>>>

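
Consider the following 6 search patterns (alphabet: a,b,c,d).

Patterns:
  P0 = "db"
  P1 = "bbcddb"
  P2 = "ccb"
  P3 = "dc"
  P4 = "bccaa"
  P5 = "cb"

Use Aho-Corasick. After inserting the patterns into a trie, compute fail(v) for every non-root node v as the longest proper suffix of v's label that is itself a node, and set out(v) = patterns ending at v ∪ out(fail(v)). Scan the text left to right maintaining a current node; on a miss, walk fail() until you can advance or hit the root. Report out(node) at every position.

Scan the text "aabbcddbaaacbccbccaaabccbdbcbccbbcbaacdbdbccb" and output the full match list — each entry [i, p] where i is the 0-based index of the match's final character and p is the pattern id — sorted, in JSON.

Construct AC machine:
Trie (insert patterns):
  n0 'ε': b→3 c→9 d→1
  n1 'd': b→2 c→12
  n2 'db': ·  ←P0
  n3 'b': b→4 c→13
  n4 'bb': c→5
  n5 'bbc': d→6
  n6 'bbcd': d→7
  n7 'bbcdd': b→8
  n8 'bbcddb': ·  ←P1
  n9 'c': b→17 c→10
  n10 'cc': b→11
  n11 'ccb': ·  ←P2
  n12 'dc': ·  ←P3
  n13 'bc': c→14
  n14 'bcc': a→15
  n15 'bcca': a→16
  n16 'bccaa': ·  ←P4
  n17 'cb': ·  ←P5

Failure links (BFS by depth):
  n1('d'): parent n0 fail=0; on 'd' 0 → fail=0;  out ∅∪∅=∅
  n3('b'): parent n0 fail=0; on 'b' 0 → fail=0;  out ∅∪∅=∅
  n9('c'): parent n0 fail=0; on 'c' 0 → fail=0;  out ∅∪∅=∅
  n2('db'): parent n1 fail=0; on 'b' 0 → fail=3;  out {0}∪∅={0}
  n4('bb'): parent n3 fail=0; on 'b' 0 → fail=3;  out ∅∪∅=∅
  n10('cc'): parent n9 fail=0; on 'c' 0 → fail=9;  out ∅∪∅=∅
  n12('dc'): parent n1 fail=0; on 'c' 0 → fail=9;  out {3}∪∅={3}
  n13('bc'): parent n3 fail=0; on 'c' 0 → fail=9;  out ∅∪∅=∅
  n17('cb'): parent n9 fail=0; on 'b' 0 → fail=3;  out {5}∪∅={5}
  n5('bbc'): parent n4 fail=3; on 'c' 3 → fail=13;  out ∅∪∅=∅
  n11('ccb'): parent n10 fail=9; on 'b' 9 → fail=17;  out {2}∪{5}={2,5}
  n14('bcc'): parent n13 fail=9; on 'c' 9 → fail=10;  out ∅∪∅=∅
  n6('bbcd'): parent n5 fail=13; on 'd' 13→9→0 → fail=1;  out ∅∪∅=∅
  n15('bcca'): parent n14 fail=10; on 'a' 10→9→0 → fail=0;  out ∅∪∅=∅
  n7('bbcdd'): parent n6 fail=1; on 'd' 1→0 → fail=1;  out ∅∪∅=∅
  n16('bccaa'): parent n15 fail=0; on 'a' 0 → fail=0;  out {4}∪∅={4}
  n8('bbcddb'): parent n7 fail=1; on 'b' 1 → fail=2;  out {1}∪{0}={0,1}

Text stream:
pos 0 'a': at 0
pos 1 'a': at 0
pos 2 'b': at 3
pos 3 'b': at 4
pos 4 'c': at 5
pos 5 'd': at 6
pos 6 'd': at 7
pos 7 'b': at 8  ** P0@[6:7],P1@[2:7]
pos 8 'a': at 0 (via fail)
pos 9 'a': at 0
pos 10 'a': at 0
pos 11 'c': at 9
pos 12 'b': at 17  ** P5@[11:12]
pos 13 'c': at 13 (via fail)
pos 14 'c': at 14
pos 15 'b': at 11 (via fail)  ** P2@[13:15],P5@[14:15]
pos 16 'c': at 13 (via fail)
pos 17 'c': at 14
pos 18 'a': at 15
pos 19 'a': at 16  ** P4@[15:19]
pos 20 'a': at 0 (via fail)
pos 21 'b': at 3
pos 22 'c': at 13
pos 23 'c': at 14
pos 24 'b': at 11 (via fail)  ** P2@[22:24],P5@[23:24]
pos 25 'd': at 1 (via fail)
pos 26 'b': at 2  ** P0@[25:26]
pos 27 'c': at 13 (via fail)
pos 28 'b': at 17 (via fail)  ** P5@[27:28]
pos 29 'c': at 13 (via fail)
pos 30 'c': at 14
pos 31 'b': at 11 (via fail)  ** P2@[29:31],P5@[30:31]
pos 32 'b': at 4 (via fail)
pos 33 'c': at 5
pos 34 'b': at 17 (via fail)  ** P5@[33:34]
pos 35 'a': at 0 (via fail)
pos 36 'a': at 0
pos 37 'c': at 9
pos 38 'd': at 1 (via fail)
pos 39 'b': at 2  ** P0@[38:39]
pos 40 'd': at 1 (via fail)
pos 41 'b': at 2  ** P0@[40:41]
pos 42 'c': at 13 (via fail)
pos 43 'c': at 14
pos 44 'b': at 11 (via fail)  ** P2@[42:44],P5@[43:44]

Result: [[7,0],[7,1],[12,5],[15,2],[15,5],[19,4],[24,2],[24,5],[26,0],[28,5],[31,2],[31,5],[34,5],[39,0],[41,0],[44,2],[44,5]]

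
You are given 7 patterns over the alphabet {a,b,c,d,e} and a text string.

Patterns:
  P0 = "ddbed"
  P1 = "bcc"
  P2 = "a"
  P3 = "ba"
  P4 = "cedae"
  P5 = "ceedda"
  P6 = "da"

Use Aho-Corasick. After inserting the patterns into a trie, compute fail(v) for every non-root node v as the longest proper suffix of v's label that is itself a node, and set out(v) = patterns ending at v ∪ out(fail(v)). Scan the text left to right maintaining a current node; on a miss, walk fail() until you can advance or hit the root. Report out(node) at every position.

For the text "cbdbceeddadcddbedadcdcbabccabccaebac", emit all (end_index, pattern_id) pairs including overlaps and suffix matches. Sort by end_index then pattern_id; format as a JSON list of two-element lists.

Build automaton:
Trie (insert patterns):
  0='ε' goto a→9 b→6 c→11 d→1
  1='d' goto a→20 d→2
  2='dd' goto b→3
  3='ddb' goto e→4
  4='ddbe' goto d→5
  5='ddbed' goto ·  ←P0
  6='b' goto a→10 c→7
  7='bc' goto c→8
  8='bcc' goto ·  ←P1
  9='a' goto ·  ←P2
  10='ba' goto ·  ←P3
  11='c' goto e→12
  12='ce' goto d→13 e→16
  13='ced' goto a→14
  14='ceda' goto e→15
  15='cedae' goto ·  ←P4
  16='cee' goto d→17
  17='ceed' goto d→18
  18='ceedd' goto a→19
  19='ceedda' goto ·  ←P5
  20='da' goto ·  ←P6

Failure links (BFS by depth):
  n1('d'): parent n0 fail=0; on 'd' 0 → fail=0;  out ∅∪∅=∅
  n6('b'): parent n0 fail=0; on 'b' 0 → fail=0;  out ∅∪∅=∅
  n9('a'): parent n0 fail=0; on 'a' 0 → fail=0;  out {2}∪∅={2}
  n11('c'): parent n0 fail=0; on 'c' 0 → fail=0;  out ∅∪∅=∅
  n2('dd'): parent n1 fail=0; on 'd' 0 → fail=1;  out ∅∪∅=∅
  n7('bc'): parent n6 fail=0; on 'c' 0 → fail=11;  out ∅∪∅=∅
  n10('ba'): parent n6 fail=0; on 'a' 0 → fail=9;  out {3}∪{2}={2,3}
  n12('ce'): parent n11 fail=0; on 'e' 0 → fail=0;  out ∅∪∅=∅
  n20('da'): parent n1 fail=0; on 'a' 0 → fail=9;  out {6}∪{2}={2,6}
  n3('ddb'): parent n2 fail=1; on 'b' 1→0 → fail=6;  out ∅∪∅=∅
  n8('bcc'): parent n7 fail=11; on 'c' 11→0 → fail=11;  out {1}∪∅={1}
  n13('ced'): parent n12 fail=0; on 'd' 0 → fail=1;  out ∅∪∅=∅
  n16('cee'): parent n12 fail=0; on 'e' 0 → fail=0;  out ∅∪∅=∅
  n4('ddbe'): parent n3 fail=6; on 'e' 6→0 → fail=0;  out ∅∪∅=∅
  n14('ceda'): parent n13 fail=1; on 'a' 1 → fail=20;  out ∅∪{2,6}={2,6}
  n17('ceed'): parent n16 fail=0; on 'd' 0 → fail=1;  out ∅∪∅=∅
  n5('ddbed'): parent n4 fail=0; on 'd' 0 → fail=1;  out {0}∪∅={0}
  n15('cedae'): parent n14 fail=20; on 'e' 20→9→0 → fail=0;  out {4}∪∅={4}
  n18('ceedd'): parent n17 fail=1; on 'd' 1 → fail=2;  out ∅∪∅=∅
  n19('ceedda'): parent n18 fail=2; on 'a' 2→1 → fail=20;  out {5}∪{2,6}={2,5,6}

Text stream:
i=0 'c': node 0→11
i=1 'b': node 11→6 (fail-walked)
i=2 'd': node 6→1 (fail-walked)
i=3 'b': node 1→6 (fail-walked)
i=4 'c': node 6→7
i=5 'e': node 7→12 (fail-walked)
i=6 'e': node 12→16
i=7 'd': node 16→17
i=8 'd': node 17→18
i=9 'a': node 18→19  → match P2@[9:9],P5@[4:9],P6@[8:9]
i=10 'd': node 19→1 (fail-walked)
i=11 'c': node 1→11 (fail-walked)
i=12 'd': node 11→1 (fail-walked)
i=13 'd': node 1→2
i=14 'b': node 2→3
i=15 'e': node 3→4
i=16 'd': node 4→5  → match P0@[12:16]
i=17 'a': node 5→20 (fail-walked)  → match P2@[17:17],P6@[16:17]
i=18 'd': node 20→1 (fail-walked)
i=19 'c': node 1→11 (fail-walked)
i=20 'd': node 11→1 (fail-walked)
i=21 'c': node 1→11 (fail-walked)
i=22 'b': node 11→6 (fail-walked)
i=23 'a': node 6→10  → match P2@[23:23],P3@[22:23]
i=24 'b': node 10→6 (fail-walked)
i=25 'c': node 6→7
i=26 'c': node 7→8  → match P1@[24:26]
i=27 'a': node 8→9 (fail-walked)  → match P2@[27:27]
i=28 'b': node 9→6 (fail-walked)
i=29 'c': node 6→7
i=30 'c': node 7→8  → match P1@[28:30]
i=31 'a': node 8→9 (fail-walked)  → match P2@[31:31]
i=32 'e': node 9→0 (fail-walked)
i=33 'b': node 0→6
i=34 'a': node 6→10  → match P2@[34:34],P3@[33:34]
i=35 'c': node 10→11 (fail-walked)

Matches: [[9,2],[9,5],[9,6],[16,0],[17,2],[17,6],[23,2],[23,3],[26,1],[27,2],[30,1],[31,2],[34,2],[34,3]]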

<<<

## EXERCISE DIRECTIONS
In the material above, tally the lines that include the word "alphabet" and give only that figure.

## TASK OUTPUT
2